Collected data entries
===============

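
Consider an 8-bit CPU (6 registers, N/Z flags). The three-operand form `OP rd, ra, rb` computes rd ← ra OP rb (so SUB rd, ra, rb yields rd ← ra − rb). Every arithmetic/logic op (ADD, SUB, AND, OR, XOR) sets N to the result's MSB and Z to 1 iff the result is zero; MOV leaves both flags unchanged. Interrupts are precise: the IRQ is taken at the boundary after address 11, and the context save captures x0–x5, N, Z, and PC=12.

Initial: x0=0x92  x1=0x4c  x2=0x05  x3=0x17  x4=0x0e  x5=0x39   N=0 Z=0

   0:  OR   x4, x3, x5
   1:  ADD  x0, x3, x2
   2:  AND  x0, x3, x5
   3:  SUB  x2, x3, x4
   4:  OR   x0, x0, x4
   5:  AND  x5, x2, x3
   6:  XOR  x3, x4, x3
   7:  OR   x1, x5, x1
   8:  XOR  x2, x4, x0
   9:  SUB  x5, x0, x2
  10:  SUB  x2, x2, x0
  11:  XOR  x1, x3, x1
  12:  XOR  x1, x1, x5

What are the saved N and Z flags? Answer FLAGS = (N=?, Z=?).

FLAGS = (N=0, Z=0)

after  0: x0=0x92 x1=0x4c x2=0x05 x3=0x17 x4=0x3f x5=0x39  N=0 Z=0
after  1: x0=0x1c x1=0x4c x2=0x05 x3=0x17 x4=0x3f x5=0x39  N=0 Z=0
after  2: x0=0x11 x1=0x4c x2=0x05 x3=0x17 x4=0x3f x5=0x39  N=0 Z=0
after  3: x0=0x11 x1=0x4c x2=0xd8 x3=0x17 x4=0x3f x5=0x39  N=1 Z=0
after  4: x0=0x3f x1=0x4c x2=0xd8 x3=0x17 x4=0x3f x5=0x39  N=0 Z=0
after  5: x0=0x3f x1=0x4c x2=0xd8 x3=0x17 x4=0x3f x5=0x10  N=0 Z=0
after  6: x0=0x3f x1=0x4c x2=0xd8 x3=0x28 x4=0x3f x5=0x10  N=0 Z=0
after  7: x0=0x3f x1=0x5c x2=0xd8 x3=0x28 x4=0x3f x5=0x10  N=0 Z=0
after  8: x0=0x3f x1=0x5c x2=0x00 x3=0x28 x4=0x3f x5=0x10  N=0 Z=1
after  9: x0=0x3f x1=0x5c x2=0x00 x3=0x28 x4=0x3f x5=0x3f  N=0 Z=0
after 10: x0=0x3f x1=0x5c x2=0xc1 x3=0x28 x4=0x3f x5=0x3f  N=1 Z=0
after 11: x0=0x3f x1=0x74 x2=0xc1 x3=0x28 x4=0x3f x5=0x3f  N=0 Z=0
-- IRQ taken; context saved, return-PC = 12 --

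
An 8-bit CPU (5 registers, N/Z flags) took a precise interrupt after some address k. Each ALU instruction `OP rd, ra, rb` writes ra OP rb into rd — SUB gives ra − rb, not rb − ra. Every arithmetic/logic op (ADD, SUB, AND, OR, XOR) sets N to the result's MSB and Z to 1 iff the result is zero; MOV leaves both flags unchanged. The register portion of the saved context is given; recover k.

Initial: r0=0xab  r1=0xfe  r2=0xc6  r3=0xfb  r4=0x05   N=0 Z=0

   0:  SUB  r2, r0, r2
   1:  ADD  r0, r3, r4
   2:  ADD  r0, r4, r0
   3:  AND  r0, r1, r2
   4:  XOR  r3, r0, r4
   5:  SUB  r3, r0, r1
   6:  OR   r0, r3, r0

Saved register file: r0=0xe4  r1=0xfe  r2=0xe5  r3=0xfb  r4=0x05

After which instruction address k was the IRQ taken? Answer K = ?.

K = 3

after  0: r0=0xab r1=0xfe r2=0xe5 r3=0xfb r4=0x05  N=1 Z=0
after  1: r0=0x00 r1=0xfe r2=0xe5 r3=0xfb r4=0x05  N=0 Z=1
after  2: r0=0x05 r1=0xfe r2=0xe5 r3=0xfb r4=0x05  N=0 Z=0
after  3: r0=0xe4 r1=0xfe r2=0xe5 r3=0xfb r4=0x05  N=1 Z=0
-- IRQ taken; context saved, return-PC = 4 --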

===============

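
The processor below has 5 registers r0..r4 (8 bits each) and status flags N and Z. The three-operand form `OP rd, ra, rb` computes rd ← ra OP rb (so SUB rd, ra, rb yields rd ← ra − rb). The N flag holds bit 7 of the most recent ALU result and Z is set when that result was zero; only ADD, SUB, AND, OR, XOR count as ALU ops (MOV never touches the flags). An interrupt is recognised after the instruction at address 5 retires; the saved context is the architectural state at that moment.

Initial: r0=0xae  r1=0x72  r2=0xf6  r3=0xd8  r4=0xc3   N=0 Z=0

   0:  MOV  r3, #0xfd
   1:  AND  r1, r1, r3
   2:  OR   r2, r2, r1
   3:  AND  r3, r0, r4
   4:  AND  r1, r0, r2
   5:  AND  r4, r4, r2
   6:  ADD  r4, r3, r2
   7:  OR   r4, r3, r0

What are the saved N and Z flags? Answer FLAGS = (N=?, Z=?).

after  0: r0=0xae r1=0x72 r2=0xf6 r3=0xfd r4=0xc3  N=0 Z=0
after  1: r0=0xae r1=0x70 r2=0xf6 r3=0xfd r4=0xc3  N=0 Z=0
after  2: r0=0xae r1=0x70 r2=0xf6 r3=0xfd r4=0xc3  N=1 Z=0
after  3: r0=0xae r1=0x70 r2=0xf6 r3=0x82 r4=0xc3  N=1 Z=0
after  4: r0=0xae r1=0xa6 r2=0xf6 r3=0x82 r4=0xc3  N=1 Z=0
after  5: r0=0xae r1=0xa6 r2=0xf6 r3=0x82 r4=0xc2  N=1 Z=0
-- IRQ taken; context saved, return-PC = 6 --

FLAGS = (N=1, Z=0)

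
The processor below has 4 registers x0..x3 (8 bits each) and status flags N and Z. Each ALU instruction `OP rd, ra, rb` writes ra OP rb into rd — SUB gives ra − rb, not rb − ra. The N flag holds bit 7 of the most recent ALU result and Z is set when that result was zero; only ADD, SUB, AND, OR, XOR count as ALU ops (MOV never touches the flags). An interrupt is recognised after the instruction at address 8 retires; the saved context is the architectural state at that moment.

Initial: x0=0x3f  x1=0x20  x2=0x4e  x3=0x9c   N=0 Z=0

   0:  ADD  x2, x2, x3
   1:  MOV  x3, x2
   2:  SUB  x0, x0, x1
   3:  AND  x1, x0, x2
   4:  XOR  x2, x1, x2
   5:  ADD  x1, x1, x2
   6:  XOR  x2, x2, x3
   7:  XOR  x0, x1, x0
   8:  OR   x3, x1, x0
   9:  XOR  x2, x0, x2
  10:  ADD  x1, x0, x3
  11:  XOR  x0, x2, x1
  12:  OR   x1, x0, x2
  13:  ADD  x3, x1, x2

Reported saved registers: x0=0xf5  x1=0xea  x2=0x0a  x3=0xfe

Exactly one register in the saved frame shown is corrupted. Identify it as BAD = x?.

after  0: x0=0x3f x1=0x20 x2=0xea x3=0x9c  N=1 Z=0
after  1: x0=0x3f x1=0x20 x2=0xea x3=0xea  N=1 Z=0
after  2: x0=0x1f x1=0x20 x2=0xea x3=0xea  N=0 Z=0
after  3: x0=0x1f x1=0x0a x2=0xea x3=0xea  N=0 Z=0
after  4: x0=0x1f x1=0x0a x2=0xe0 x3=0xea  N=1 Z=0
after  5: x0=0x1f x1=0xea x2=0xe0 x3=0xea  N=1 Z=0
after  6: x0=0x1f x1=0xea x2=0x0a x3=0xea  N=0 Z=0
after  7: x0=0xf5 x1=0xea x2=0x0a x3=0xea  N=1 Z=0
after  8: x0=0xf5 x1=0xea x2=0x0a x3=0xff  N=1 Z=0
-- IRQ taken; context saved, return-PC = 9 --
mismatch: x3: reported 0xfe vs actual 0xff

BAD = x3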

===============

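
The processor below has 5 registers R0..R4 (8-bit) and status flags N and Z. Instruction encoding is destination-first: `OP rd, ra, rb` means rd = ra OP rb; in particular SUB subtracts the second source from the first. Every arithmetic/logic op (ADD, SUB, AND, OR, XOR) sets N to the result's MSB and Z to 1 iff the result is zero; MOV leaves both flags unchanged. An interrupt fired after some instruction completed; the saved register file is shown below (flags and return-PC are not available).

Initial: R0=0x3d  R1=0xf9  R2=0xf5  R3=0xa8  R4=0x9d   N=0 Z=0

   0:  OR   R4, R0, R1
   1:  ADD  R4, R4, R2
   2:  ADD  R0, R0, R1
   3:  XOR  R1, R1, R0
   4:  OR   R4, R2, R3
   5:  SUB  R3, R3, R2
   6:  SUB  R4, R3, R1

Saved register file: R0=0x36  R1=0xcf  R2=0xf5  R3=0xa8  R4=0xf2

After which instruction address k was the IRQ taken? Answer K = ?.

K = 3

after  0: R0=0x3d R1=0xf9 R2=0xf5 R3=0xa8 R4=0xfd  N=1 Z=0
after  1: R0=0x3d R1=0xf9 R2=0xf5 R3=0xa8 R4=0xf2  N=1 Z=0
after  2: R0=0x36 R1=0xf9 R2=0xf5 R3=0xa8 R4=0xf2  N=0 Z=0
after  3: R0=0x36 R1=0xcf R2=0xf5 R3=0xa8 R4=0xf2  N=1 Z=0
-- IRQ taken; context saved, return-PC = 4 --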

===============

Go through the lines above and copy any that contain "Initial".

[RESULT FOR THIS TASK]:
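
Initial: x0=0x92  x1=0x4c  x2=0x05  x3=0x17  x4=0x0e  x5=0x39   N=0 Z=0
Initial: r0=0xab  r1=0xfe  r2=0xc6  r3=0xfb  r4=0x05   N=0 Z=0
Initial: r0=0xae  r1=0x72  r2=0xf6  r3=0xd8  r4=0xc3   N=0 Z=0
Initial: x0=0x3f  x1=0x20  x2=0x4e  x3=0x9c   N=0 Z=0
Initial: R0=0x3d  R1=0xf9  R2=0xf5  R3=0xa8  R4=0x9d   N=0 Z=0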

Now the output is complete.